Start of INPUT FOR THIS TASK

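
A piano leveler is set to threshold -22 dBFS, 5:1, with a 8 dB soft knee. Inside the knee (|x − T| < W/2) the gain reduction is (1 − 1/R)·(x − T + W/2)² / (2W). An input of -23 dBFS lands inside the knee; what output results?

x − T + W/2 = -23 − (-22) + 4 = 3.
GR = (1 − 1/5) × 3² / 16 = 0.8 × 9 / 16 = 0.45 dB.
Output = -23 − 0.45 = -23.45 dBFS.

-23.45 dBFS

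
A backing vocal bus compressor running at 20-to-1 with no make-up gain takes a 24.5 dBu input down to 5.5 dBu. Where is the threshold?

4.5 dBu

Gain reduction = 24.5 − 5.5 = 19 dB; output overshoot = GR / (R − 1) = 19 / 19 = 1 dB.
Threshold = output − output overshoot = 5.5 − 1 = 4.5 dBu.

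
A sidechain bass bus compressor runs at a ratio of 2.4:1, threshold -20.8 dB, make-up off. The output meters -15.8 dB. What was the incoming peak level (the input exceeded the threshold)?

Post-compression overshoot = -15.8 − (-20.8) = 5 dB.
Before 2.4:1 compression the overshoot was 5 × 2.4 = 12 dB, so input = -20.8 + 12 = -8.8 dB.

-8.8 dB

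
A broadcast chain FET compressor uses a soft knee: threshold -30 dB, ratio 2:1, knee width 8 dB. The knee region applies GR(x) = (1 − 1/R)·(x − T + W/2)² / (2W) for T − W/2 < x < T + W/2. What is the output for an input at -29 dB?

x − T + W/2 = -29 − (-30) + 4 = 5.
GR = (1 − 1/2) × 5² / 16 = 0.5 × 25 / 16 = 0.78125 dB.
Output = -29 − 0.78125 = -29.78125 dB.

-29.78125 dB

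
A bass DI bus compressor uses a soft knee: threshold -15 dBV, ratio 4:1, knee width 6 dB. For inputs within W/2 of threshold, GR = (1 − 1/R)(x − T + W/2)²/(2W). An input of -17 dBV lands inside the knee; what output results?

-17.0625 dBV

x − T + W/2 = -17 − (-15) + 3 = 1.
GR = (1 − 1/4) × 1² / 12 = 0.75 × 1 / 12 = 0.0625 dB.
Output = -17 − 0.0625 = -17.0625 dBV.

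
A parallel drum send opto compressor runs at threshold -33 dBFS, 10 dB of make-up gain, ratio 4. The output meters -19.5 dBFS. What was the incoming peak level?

Remove make-up: -19.5 − 10 = -29.5 dBFS.
The compressed level sits -29.5 − (-33) = 3.5 dB over threshold.
Input overshoot = R × output overshoot = 14 dB → input = -33 + 14 = -19 dBFS.

-19 dBFS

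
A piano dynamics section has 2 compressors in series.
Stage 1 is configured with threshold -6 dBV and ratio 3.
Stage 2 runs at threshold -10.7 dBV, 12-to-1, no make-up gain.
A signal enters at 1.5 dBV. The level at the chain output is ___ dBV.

Stage 1: 7.5 dB above -6 dBV, reduced 3:1 to 2.5 dB above → -3.5 dBV.
Stage 2: -3.5 dBV is 7.2 dB over -10.7 dBV; at 12:1 that becomes 0.6 dB over, giving -10.1 dBV.

-10.1 dBV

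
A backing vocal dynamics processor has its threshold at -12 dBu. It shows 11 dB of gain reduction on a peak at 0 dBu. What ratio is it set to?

Input overshoot = 0 − (-12) = 12 dB.
Output overshoot = 12 − 11 = 1 dB.
Ratio = input overshoot / output overshoot = 12 / 1 = 12.

12:1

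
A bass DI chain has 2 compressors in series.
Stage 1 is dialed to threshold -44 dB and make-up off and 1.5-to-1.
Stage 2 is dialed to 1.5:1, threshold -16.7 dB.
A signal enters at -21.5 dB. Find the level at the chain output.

Stage 1: overshoot 22.5 dB → 22.5/1.5 = 15 dB → -29 dB.
Stage 2: -29 dB ≤ -16.7 dB, so stage 2 doesn't engage; output -29 dB.

-29 dB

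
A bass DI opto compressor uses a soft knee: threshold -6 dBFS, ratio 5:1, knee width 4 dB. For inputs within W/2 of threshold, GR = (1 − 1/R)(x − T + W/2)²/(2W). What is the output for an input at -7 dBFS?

-7.1 dBFS

x − T + W/2 = -7 − (-6) + 2 = 1.
GR = (1 − 1/5) × 1² / 8 = 0.8 × 1 / 8 = 0.1 dB.
Output = -7 − 0.1 = -7.1 dBFS.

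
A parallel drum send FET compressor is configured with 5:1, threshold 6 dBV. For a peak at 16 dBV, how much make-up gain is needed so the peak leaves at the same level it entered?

8 dB

Without make-up, output = threshold + overshoot/5 = 6 + 2 = 8 dBV.
Gap to target: 8 dB.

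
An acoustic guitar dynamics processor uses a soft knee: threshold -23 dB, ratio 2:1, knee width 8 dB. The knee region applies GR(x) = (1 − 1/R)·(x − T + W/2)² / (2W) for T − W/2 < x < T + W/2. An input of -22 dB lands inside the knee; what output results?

x − T + W/2 = -22 − (-23) + 4 = 5.
GR = (1 − 1/2) × 5² / 16 = 0.5 × 25 / 16 = 0.78125 dB.
Output = -22 − 0.78125 = -22.78125 dB.

-22.78125 dB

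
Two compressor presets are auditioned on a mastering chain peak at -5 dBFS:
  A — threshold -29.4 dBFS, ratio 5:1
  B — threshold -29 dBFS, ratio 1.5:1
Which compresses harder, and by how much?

A, by 11.52 dB

A: 24.4 dB over, compressed to 4.88 dB over, so 19.52 dB of GR.
B: 24 dB over, compressed to 16 dB over, so 8 dB of GR.
Difference: 11.52 dB in favour of A.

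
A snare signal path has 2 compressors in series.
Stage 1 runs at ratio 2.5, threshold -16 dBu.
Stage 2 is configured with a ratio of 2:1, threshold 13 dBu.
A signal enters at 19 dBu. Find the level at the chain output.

Stage 1: overshoot 35 dB → 35/2.5 = 14 dB → -2 dBu.
Stage 2: -2 dBu ≤ 13 dBu, so stage 2 doesn't engage; output -2 dBu.

-2 dBu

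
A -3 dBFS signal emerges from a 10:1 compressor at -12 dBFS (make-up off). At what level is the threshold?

-13 dBFS

Input is 10 dB above T (since output overshoot × R = input overshoot: (-12 − T)·10 = -3 − T gives T = -13 dBFS).
Check: -13 + (-3 − (-13))/10 = -13 + 1 = -12 dBFS. ✓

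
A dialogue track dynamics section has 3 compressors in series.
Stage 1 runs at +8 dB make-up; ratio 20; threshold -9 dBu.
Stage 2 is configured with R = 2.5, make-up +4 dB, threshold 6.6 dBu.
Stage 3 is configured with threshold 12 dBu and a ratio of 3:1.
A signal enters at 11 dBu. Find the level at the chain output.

4 dBu

Stage 1: overshoot 20 dB → 20/20 = 1 dB → -8 dBu; +8 dB make-up → 0 dBu.
Stage 2: below threshold (0 ≤ 6.6); passes unchanged; make-up brings it to 4 dBu.
Stage 3: below threshold (4 ≤ 12); passes unchanged; output 4 dBu.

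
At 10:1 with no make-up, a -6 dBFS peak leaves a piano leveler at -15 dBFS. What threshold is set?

Let T be the threshold. Output overshoot = (input overshoot)/R, so -15 − T = (-6 − T)/10.
10·(-15 − T) = -6 − T → 9·T = -150 − (-6) = -144.
T = -144/9 = -16 dBFS.

-16 dBFS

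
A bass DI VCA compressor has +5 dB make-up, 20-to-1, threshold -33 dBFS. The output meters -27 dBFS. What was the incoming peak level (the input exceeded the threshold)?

-13 dBFS

Remove make-up: -27 − 5 = -32 dBFS.
Post-compression overshoot = -32 − (-33) = 1 dB.
Undo the ratio: input overshoot = 1 × 20 = 20 dB, giving input = -13 dBFS.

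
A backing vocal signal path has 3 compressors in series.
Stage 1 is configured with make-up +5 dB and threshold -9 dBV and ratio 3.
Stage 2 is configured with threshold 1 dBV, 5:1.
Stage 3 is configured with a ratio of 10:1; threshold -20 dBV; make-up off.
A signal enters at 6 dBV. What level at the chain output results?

-17.9 dBV

Stage 1: 6 dBV is 15 dB over -9 dBV; at 3:1 that becomes 5 dB over, giving -4 dBV; +5 dB make-up → 1 dBV.
Stage 2: below threshold (1 ≤ 1); passes unchanged; output 1 dBV.
Stage 3: 21 dB above -20 dBV, reduced 10:1 to 2.1 dB above → -17.9 dBV.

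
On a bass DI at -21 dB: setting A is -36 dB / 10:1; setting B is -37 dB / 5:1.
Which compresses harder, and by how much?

A, by 0.7 dB

A: 15 dB over, compressed to 1.5 dB over, so 13.5 dB of GR.
B: 16 dB over, compressed to 3.2 dB over, so 12.8 dB of GR.
A reduces 0.7 dB more.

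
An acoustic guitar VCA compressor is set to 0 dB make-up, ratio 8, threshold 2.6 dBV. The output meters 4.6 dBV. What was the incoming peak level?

Post-compression overshoot = 4.6 − 2.6 = 2 dB.
Input overshoot = R × output overshoot = 16 dB → input = 2.6 + 16 = 18.6 dBV.

18.6 dBV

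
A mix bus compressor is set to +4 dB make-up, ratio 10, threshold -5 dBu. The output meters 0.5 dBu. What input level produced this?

Before make-up, the level was 0.5 − 4 = -3.5 dBu.
Post-compression overshoot = -3.5 − (-5) = 1.5 dB.
Input overshoot = R × output overshoot = 15 dB → input = -5 + 15 = 10 dBu.

10 dBu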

End of INPUT FOR THIS TASK

#### TASK:
Copy out the range of lines above starting at the line with "A snare signal" and ending at the line with "Stage 1 runs at +8", exactly and including both.

#### ANSWER SPACE:
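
A snare signal path has 2 compressors in series.
Stage 1 runs at ratio 2.5, threshold -16 dBu.
Stage 2 is configured with a ratio of 2:1, threshold 13 dBu.
A signal enters at 19 dBu. Find the level at the chain output.

Stage 1: overshoot 35 dB → 35/2.5 = 14 dB → -2 dBu.
Stage 2: -2 dBu ≤ 13 dBu, so stage 2 doesn't engage; output -2 dBu.

-2 dBu

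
A -3 dBFS signal emerges from a 10:1 compressor at -12 dBFS (make-up off). At what level is the threshold?

-13 dBFS

Input is 10 dB above T (since output overshoot × R = input overshoot: (-12 − T)·10 = -3 − T gives T = -13 dBFS).
Check: -13 + (-3 − (-13))/10 = -13 + 1 = -12 dBFS. ✓

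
A dialogue track dynamics section has 3 compressors in series.
Stage 1 runs at +8 dB make-up; ratio 20; threshold -9 dBu.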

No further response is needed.